▸ **Instructions for the task**: Look below for the line holding "217 | 40.7% |" and the line holding "Pooling across qualification". Transcribe exactly those lines and all lines between them, nothing more.

▸ **Dataset entries**:

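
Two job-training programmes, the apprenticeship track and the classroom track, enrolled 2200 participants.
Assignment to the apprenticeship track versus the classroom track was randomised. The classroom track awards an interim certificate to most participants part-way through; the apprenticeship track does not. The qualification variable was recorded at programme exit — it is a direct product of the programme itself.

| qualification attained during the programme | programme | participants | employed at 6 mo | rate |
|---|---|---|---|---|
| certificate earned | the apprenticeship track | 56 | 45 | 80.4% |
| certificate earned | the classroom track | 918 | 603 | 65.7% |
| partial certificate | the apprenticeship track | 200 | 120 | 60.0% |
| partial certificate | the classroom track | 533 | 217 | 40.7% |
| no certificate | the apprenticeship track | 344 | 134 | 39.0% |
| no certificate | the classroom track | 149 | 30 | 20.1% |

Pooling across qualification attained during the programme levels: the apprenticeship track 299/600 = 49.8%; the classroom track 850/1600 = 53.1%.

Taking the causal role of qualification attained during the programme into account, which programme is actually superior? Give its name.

Because the programme influences qualification attained during the programme, qualification attained during the programme is a post-treatment mediator, not a confounder. Stratifying on it would bias the estimate; the causal effect is the crude pooled difference.
Pooled: the apprenticeship track 49.8% vs the classroom track 53.1%; the classroom track is higher overall.

the classroom track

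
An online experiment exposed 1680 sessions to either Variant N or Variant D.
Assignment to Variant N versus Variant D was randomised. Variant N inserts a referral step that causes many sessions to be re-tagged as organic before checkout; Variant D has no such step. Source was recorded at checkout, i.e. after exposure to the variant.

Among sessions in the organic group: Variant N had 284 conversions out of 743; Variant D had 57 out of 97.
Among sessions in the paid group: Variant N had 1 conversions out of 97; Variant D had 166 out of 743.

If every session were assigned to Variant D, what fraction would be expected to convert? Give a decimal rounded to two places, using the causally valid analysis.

Because the variant influences traffic source, traffic source is a post-treatment mediator, not a confounder. Stratifying on it would bias the estimate; the causal effect is the crude pooled difference.
So P(outcome | do(Variant D)) is just the pooled rate for Variant D: 223/840 = 0.265.

0.27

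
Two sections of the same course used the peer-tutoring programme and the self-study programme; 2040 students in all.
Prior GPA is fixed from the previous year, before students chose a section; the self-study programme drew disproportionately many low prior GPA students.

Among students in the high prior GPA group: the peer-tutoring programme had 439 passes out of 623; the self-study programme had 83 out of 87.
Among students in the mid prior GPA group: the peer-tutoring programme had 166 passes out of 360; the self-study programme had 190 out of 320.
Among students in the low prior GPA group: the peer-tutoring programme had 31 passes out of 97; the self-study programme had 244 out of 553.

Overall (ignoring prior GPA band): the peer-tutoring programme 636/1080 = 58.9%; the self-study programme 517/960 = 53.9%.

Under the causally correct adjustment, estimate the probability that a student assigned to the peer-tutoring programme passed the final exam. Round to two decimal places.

Nothing the teaching method does changes prior GPA band; the imbalance is an allocation artefact. With prior GPA band also predicting the outcome, the pooled figure is confounded, and the within-stratum comparison is the causal one.
Standardising the peer-tutoring programme to the population prior GPA band mix: 0.348·439/623 + 0.333·166/360 + 0.319·31/97 = 0.501.

0.50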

▸ **Output**:
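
| partial certificate | the classroom track | 533 | 217 | 40.7% |
| no certificate | the apprenticeship track | 344 | 134 | 39.0% |
| no certificate | the classroom track | 149 | 30 | 20.1% |

Pooling across qualification attained during the programme levels: the apprenticeship track 299/600 = 49.8%; the classroom track 850/1600 = 53.1%.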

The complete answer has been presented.